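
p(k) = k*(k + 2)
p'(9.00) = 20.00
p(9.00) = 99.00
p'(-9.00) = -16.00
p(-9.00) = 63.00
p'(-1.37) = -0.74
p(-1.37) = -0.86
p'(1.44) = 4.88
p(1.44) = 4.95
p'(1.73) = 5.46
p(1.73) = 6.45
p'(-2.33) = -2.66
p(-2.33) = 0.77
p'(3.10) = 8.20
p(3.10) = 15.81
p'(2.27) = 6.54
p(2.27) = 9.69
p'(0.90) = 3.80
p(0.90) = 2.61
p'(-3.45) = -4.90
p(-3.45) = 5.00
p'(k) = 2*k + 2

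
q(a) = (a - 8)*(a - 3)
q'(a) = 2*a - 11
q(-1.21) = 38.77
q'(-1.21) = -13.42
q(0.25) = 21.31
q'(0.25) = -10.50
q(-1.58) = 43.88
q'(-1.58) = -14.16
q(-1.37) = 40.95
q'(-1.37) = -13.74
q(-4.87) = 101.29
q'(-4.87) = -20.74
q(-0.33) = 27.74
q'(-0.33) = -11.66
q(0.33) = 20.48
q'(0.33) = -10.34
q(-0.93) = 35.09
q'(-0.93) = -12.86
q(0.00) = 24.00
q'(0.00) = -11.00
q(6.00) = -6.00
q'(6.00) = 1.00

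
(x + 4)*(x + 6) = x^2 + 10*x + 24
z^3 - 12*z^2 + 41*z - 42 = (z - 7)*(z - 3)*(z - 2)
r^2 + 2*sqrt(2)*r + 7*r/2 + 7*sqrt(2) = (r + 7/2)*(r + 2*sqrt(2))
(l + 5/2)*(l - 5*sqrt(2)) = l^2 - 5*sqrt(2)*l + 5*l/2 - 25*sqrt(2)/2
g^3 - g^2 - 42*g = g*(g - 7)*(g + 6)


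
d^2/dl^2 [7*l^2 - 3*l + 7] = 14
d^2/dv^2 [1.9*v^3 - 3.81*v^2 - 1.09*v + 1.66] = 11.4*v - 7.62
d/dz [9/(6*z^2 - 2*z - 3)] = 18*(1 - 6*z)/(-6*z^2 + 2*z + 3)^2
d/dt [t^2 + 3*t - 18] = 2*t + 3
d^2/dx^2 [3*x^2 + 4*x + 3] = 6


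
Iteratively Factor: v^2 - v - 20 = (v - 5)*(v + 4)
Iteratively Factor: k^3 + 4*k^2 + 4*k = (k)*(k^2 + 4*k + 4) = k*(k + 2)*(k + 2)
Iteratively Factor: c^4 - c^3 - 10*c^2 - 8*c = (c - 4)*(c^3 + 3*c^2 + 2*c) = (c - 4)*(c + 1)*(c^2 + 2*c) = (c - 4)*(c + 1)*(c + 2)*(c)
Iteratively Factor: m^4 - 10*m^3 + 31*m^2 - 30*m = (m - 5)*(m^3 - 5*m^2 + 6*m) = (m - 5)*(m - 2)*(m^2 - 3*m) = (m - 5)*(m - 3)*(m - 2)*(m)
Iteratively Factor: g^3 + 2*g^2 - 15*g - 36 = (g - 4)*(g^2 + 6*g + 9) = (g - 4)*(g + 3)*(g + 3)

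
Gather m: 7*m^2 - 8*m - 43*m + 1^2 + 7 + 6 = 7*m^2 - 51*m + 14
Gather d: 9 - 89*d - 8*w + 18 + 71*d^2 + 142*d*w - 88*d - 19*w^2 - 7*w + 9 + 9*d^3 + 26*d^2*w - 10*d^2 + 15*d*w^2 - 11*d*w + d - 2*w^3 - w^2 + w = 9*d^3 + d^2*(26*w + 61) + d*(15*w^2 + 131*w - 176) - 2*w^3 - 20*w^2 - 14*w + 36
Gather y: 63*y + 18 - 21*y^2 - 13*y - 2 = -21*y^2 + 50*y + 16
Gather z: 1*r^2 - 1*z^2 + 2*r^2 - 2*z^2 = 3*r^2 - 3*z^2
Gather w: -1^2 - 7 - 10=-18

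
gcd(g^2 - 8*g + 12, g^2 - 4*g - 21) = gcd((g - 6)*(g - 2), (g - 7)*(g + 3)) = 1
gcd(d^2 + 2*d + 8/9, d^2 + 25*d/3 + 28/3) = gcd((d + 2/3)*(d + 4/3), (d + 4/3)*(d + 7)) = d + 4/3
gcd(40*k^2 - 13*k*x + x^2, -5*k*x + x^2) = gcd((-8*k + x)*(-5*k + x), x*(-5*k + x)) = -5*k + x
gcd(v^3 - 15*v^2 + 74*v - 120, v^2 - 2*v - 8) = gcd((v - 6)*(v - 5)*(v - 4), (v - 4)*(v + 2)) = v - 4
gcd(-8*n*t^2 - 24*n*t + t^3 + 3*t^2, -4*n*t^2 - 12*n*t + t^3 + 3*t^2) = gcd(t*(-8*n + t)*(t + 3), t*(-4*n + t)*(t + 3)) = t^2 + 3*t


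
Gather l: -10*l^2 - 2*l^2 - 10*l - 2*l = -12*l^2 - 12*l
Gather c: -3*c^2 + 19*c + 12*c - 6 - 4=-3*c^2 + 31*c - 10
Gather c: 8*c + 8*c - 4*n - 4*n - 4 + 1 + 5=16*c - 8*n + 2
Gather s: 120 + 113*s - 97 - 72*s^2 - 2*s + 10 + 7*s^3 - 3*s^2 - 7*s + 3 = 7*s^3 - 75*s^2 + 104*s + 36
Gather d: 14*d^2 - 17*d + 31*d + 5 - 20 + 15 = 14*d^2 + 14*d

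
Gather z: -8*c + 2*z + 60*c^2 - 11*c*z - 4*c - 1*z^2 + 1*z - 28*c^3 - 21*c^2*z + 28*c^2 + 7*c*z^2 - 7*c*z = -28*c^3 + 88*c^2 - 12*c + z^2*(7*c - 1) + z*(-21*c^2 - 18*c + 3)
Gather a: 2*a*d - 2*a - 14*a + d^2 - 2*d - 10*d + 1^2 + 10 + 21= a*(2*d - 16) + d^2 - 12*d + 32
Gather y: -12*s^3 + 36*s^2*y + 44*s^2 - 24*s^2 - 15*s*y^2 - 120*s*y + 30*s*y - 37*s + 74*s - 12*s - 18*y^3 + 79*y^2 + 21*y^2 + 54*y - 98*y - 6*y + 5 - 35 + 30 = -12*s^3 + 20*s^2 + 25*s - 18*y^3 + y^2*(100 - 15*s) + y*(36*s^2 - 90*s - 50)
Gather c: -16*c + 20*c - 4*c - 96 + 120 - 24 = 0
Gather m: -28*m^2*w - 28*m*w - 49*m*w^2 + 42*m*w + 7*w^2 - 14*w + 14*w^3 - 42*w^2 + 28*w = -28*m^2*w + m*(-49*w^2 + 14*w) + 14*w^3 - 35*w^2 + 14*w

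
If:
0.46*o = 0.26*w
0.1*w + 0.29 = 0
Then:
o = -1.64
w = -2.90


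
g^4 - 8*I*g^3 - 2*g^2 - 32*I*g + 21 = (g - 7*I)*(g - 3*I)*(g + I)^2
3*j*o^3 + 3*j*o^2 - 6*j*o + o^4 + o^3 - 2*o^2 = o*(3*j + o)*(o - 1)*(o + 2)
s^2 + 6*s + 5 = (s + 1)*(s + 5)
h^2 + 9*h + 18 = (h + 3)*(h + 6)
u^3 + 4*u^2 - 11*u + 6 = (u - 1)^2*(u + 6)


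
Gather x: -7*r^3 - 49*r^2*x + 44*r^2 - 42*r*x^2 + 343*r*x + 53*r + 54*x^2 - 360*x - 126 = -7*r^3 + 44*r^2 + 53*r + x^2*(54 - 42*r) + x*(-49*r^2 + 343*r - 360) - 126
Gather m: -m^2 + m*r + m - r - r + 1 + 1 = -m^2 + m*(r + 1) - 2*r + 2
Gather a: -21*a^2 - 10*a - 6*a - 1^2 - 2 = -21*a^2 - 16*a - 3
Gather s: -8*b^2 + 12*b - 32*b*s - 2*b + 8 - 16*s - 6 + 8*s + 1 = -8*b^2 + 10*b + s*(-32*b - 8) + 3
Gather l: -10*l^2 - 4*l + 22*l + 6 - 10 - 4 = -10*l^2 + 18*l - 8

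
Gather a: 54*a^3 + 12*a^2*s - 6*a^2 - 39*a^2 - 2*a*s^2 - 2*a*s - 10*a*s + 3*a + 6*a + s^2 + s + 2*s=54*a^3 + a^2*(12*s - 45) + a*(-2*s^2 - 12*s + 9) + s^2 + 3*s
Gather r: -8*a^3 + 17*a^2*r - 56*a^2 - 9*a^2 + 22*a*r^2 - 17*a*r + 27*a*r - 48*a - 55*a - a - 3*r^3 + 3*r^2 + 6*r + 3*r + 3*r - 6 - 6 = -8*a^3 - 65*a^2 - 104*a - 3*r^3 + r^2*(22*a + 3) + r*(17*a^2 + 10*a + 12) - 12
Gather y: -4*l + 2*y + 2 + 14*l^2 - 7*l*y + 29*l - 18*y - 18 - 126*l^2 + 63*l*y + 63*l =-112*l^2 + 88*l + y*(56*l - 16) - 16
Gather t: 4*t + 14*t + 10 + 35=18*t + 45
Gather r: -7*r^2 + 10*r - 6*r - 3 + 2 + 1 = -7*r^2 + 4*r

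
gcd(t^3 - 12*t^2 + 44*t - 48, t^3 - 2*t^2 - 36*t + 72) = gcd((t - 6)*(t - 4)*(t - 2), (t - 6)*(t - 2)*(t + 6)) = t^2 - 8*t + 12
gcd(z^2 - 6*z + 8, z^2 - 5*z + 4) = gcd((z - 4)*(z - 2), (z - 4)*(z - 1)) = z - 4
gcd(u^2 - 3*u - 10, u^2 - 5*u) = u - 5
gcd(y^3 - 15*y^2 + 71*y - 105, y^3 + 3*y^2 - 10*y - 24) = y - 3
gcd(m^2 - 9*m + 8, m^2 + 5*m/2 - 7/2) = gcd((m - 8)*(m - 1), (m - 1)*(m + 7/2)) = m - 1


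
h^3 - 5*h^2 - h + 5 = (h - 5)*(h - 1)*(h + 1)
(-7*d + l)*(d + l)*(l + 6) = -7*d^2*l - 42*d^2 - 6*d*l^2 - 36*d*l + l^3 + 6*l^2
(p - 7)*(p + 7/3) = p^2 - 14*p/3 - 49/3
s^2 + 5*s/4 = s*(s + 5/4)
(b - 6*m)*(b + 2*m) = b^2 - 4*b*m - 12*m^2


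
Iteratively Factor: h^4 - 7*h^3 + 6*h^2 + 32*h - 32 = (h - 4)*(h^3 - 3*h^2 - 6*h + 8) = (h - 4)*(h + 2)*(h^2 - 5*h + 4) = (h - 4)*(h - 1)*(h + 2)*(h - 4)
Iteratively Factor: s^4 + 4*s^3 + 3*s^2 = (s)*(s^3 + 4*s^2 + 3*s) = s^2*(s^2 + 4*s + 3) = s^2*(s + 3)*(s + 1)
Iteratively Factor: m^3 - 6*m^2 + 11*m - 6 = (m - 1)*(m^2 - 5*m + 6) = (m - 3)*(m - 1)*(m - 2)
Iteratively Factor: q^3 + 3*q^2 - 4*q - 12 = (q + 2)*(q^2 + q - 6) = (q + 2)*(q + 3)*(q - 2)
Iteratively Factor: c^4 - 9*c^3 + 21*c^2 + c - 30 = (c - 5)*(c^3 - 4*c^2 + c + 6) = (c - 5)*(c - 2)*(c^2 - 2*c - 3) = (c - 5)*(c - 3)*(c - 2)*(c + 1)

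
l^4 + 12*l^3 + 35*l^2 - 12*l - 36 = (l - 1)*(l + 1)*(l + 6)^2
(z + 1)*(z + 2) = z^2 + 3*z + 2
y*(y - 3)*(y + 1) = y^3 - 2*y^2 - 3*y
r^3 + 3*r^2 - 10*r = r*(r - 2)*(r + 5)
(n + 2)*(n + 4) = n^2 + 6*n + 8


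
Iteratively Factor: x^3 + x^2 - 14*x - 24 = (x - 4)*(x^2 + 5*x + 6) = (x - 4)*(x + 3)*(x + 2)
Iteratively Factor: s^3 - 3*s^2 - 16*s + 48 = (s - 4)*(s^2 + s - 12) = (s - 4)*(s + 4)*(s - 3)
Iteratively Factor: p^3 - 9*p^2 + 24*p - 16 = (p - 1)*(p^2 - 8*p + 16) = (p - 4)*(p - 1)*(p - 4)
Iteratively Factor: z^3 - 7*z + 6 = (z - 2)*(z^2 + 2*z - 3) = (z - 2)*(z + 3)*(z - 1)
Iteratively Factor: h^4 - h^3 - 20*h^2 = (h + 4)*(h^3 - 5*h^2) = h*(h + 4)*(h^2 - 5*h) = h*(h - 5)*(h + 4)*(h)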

* _TRY IT_
Only the lines from the start of the listing through the line with "r^2 + 2*sqrt(2)*r" should be repeated, each exactly as it stands.

* _RESPONSE TO THE EXERCISE_
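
p(k) = k*(k + 2)
p'(9.00) = 20.00
p(9.00) = 99.00
p'(-9.00) = -16.00
p(-9.00) = 63.00
p'(-1.37) = -0.74
p(-1.37) = -0.86
p'(1.44) = 4.88
p(1.44) = 4.95
p'(1.73) = 5.46
p(1.73) = 6.45
p'(-2.33) = -2.66
p(-2.33) = 0.77
p'(3.10) = 8.20
p(3.10) = 15.81
p'(2.27) = 6.54
p(2.27) = 9.69
p'(0.90) = 3.80
p(0.90) = 2.61
p'(-3.45) = -4.90
p(-3.45) = 5.00
p'(k) = 2*k + 2

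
q(a) = (a - 8)*(a - 3)
q'(a) = 2*a - 11
q(-1.21) = 38.77
q'(-1.21) = -13.42
q(0.25) = 21.31
q'(0.25) = -10.50
q(-1.58) = 43.88
q'(-1.58) = -14.16
q(-1.37) = 40.95
q'(-1.37) = -13.74
q(-4.87) = 101.29
q'(-4.87) = -20.74
q(-0.33) = 27.74
q'(-0.33) = -11.66
q(0.33) = 20.48
q'(0.33) = -10.34
q(-0.93) = 35.09
q'(-0.93) = -12.86
q(0.00) = 24.00
q'(0.00) = -11.00
q(6.00) = -6.00
q'(6.00) = 1.00

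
(x + 4)*(x + 6) = x^2 + 10*x + 24
z^3 - 12*z^2 + 41*z - 42 = (z - 7)*(z - 3)*(z - 2)
r^2 + 2*sqrt(2)*r + 7*r/2 + 7*sqrt(2) = (r + 7/2)*(r + 2*sqrt(2))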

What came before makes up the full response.